(Dataset excerpts begins)

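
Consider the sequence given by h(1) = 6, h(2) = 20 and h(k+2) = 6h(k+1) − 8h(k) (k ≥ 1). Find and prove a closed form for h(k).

Claim: h(k) = 4^k + 2^k.

Base cases: h(1) = 6 and 4^1 + 2^1 = 6; h(2) = 20 and 4^2 + 2^2 = 20.
Assume h(i) = 4^i + 2^i for all 1 ≤ i ≤ j, where j ≥ 2.
Then h(j+1) = 6h(j) − 8h(j−1) = 6·(4^j + 2^j) − 8·(4^{j−1} + 2^{j−1}) = (6·4 − 8)4^{j−1} + (6·2 − 8)2^{j−1} = 16·4^{j−1} + 4·2^{j−1} = 4^{j+1} + 2^{j+1}.
Hence h(k) = 4^k + 2^k for every k ≥ 1, by strong induction.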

(Dataset excerpts ends)

Task to carry out:
Transcribe every entry exactly.

Answer for this exercise:
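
Consider the sequence given by h(1) = 6, h(2) = 20 and h(k+2) = 6h(k+1) − 8h(k) (k ≥ 1). Find and prove a closed form for h(k).

Claim: h(k) = 4^k + 2^k.

Base cases: h(1) = 6 and 4^1 + 2^1 = 6; h(2) = 20 and 4^2 + 2^2 = 20.
Assume h(i) = 4^i + 2^i for all 1 ≤ i ≤ j, where j ≥ 2.
Then h(j+1) = 6h(j) − 8h(j−1) = 6·(4^j + 2^j) − 8·(4^{j−1} + 2^{j−1}) = (6·4 − 8)4^{j−1} + (6·2 − 8)2^{j−1} = 16·4^{j−1} + 4·2^{j−1} = 4^{j+1} + 2^{j+1}.
Hence h(k) = 4^k + 2^k for every k ≥ 1, by strong induction.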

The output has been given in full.